- _RECORDED INFORMATION_:
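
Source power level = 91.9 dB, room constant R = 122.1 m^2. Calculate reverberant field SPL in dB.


Given values:
  Lw = 91.9 dB, R = 122.1 m^2
Formula: SPL = Lw + 10 * log10(4 / R)
Compute 4 / R = 4 / 122.1 = 0.03276
Compute 10 * log10(0.03276) = -14.8466
SPL = 91.9 + (-14.8466) = 77.05

77.05 dB


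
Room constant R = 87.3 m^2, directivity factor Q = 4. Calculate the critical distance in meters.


Given values:
  R = 87.3 m^2, Q = 4
Formula: d_c = 0.141 * sqrt(Q * R)
Compute Q * R = 4 * 87.3 = 349.2
Compute sqrt(349.2) = 18.6869
d_c = 0.141 * 18.6869 = 2.635

2.635 m


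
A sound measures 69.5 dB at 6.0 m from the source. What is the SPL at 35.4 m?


Given values:
  SPL1 = 69.5 dB, r1 = 6.0 m, r2 = 35.4 m
Formula: SPL2 = SPL1 - 20 * log10(r2 / r1)
Compute ratio: r2 / r1 = 35.4 / 6.0 = 5.9
Compute log10: log10(5.9) = 0.770852
Compute drop: 20 * 0.770852 = 15.417
SPL2 = 69.5 - 15.417 = 54.08

54.08 dB


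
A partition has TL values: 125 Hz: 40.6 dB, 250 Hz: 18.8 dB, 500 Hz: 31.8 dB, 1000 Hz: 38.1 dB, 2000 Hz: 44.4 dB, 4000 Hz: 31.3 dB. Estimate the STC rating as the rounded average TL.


Given TL values at each frequency:
  125 Hz: 40.6 dB
  250 Hz: 18.8 dB
  500 Hz: 31.8 dB
  1000 Hz: 38.1 dB
  2000 Hz: 44.4 dB
  4000 Hz: 31.3 dB
Formula: STC ~ round(average of TL values)
Sum = 40.6 + 18.8 + 31.8 + 38.1 + 44.4 + 31.3 = 205.0
Average = 205.0 / 6 = 34.17
Rounded: 34

34


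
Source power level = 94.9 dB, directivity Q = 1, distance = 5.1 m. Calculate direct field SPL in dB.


Given values:
  Lw = 94.9 dB, Q = 1, r = 5.1 m
Formula: SPL = Lw + 10 * log10(Q / (4 * pi * r^2))
Compute 4 * pi * r^2 = 4 * pi * 5.1^2 = 326.8513
Compute Q / denom = 1 / 326.8513 = 0.0030595
Compute 10 * log10(0.0030595) = -25.1435
SPL = 94.9 + (-25.1435) = 69.76

69.76 dB


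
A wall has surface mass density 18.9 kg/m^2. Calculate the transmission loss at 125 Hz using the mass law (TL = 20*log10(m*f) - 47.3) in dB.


Given values:
  m = 18.9 kg/m^2, f = 125 Hz
Formula: TL = 20 * log10(m * f) - 47.3
Compute m * f = 18.9 * 125 = 2362.5
Compute log10(2362.5) = 3.373372
Compute 20 * 3.373372 = 67.4674
TL = 67.4674 - 47.3 = 20.17

20.17 dB


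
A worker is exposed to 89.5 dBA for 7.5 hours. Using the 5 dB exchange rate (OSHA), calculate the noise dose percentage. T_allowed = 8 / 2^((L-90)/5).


Given values:
  L = 89.5 dBA, T = 7.5 hours
Formula: T_allowed = 8 / 2^((L - 90) / 5)
Compute exponent: (89.5 - 90) / 5 = -0.1
Compute 2^(-0.1) = 0.933033
T_allowed = 8 / 0.933033 = 8.574188 hours
Dose = (T / T_allowed) * 100
Dose = (7.5 / 8.574188) * 100 = 87.47

87.47 %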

- _TASK DESCRIPTION_:
Write the records out in full, exactly as they read above.

- _TASK RESPONSE_:
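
Source power level = 91.9 dB, room constant R = 122.1 m^2. Calculate reverberant field SPL in dB.


Given values:
  Lw = 91.9 dB, R = 122.1 m^2
Formula: SPL = Lw + 10 * log10(4 / R)
Compute 4 / R = 4 / 122.1 = 0.03276
Compute 10 * log10(0.03276) = -14.8466
SPL = 91.9 + (-14.8466) = 77.05

77.05 dB


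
Room constant R = 87.3 m^2, directivity factor Q = 4. Calculate the critical distance in meters.


Given values:
  R = 87.3 m^2, Q = 4
Formula: d_c = 0.141 * sqrt(Q * R)
Compute Q * R = 4 * 87.3 = 349.2
Compute sqrt(349.2) = 18.6869
d_c = 0.141 * 18.6869 = 2.635

2.635 m


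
A sound measures 69.5 dB at 6.0 m from the source. What is the SPL at 35.4 m?


Given values:
  SPL1 = 69.5 dB, r1 = 6.0 m, r2 = 35.4 m
Formula: SPL2 = SPL1 - 20 * log10(r2 / r1)
Compute ratio: r2 / r1 = 35.4 / 6.0 = 5.9
Compute log10: log10(5.9) = 0.770852
Compute drop: 20 * 0.770852 = 15.417
SPL2 = 69.5 - 15.417 = 54.08

54.08 dB


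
A partition has TL values: 125 Hz: 40.6 dB, 250 Hz: 18.8 dB, 500 Hz: 31.8 dB, 1000 Hz: 38.1 dB, 2000 Hz: 44.4 dB, 4000 Hz: 31.3 dB. Estimate the STC rating as the rounded average TL.


Given TL values at each frequency:
  125 Hz: 40.6 dB
  250 Hz: 18.8 dB
  500 Hz: 31.8 dB
  1000 Hz: 38.1 dB
  2000 Hz: 44.4 dB
  4000 Hz: 31.3 dB
Formula: STC ~ round(average of TL values)
Sum = 40.6 + 18.8 + 31.8 + 38.1 + 44.4 + 31.3 = 205.0
Average = 205.0 / 6 = 34.17
Rounded: 34

34


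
Source power level = 94.9 dB, directivity Q = 1, distance = 5.1 m. Calculate direct field SPL in dB.


Given values:
  Lw = 94.9 dB, Q = 1, r = 5.1 m
Formula: SPL = Lw + 10 * log10(Q / (4 * pi * r^2))
Compute 4 * pi * r^2 = 4 * pi * 5.1^2 = 326.8513
Compute Q / denom = 1 / 326.8513 = 0.0030595
Compute 10 * log10(0.0030595) = -25.1435
SPL = 94.9 + (-25.1435) = 69.76

69.76 dB


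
A wall has surface mass density 18.9 kg/m^2. Calculate the transmission loss at 125 Hz using the mass law (TL = 20*log10(m*f) - 47.3) in dB.


Given values:
  m = 18.9 kg/m^2, f = 125 Hz
Formula: TL = 20 * log10(m * f) - 47.3
Compute m * f = 18.9 * 125 = 2362.5
Compute log10(2362.5) = 3.373372
Compute 20 * 3.373372 = 67.4674
TL = 67.4674 - 47.3 = 20.17

20.17 dB


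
A worker is exposed to 89.5 dBA for 7.5 hours. Using the 5 dB exchange rate (OSHA), calculate the noise dose percentage. T_allowed = 8 / 2^((L-90)/5).


Given values:
  L = 89.5 dBA, T = 7.5 hours
Formula: T_allowed = 8 / 2^((L - 90) / 5)
Compute exponent: (89.5 - 90) / 5 = -0.1
Compute 2^(-0.1) = 0.933033
T_allowed = 8 / 0.933033 = 8.574188 hours
Dose = (T / T_allowed) * 100
Dose = (7.5 / 8.574188) * 100 = 87.47

87.47 %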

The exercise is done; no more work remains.